[Data provided]

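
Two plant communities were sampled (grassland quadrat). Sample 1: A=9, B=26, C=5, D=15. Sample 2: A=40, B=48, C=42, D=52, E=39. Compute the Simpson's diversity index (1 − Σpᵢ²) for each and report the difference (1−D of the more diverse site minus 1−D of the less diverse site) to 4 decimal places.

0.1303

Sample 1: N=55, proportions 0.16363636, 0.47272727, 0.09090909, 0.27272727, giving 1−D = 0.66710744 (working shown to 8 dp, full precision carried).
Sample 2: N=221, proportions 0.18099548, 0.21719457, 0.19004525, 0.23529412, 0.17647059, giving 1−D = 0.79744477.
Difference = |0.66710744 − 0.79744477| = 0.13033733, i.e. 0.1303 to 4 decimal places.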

[/Data provided]
[Data provided]

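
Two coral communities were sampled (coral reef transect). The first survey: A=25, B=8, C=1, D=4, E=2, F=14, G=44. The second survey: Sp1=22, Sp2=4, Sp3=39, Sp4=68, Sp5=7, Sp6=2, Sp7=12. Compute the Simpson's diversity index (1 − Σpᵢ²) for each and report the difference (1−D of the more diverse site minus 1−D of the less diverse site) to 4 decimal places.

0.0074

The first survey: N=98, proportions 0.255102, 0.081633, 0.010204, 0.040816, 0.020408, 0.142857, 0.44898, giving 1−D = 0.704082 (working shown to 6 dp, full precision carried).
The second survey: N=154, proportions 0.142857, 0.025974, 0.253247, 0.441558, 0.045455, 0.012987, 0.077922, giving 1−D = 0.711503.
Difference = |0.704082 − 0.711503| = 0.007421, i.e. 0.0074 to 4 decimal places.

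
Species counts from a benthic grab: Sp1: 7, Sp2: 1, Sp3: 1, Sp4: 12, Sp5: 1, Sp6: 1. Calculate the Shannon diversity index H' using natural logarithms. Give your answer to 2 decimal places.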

[/Data provided]

= What the task requires =
Could you restate word for word the lines above from the one containing "Two coral communities" through the one containing "Species counts from", both included, and nothing else?

= Completed task =
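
Two coral communities were sampled (coral reef transect). The first survey: A=25, B=8, C=1, D=4, E=2, F=14, G=44. The second survey: Sp1=22, Sp2=4, Sp3=39, Sp4=68, Sp5=7, Sp6=2, Sp7=12. Compute the Simpson's diversity index (1 − Σpᵢ²) for each and report the difference (1−D of the more diverse site minus 1−D of the less diverse site) to 4 decimal places.

0.0074

The first survey: N=98, proportions 0.255102, 0.081633, 0.010204, 0.040816, 0.020408, 0.142857, 0.44898, giving 1−D = 0.704082 (working shown to 6 dp, full precision carried).
The second survey: N=154, proportions 0.142857, 0.025974, 0.253247, 0.441558, 0.045455, 0.012987, 0.077922, giving 1−D = 0.711503.
Difference = |0.704082 − 0.711503| = 0.007421, i.e. 0.0074 to 4 decimal places.

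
Species counts from a benthic grab: Sp1: 7, Sp2: 1, Sp3: 1, Sp4: 12, Sp5: 1, Sp6: 1. Calculate the Shannon diversity index H' using natural logarithms. Give your answer to 2 decimal places.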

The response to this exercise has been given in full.